» What to produce:
Your task is to repeat exactly the lines below between the line holding "The litmus test" and the line holding "SC: there exists", inclusive, and only those.
Records provided Block Start
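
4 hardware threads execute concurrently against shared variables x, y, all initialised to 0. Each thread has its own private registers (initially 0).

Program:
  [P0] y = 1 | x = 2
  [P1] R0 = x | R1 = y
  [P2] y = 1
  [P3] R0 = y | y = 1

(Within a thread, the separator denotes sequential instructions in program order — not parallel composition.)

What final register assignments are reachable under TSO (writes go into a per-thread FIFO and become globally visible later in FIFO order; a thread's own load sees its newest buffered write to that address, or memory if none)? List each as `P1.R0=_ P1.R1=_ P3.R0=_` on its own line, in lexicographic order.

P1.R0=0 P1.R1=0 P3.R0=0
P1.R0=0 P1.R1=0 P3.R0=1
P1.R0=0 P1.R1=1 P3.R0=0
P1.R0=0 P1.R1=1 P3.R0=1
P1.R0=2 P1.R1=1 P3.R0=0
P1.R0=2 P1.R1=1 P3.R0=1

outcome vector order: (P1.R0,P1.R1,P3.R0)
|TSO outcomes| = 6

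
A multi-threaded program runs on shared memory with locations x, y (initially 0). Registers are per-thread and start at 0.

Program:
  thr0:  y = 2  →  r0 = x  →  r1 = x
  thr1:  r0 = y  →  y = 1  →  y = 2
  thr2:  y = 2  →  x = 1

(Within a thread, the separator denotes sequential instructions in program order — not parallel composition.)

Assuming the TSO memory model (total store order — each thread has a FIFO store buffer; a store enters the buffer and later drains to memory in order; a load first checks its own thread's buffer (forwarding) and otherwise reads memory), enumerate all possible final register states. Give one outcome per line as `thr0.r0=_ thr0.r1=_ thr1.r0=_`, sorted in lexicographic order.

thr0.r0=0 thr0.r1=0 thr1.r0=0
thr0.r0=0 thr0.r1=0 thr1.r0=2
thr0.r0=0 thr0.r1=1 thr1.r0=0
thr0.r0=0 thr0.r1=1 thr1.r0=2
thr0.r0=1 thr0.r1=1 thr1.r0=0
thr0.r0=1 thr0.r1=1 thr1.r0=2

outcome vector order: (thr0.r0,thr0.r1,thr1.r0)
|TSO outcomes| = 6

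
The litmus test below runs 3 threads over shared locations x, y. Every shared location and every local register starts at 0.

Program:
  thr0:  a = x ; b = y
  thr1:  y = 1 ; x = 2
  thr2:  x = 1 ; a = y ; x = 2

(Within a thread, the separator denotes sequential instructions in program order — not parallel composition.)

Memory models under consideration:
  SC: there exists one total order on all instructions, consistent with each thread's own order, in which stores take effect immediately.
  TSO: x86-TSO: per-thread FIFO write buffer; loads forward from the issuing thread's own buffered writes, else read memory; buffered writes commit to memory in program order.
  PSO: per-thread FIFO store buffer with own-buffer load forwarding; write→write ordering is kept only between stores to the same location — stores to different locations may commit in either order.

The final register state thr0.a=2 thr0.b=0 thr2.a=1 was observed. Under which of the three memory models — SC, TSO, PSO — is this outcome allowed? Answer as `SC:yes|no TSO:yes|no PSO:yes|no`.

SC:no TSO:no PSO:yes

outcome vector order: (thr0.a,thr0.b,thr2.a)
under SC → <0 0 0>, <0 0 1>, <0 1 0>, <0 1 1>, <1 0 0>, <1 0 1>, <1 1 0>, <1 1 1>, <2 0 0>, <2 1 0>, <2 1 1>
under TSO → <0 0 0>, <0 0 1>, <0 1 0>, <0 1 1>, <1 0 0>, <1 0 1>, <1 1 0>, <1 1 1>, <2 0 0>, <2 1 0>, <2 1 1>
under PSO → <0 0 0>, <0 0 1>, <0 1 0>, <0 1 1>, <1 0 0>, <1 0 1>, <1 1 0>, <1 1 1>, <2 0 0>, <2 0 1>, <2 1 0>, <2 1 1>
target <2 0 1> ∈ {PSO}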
Records provided Block End
» Expected answer:
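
The litmus test below runs 3 threads over shared locations x, y. Every shared location and every local register starts at 0.

Program:
  thr0:  a = x ; b = y
  thr1:  y = 1 ; x = 2
  thr2:  x = 1 ; a = y ; x = 2

(Within a thread, the separator denotes sequential instructions in program order — not parallel composition.)

Memory models under consideration:
  SC: there exists one total order on all instructions, consistent with each thread's own order, in which stores take effect immediately.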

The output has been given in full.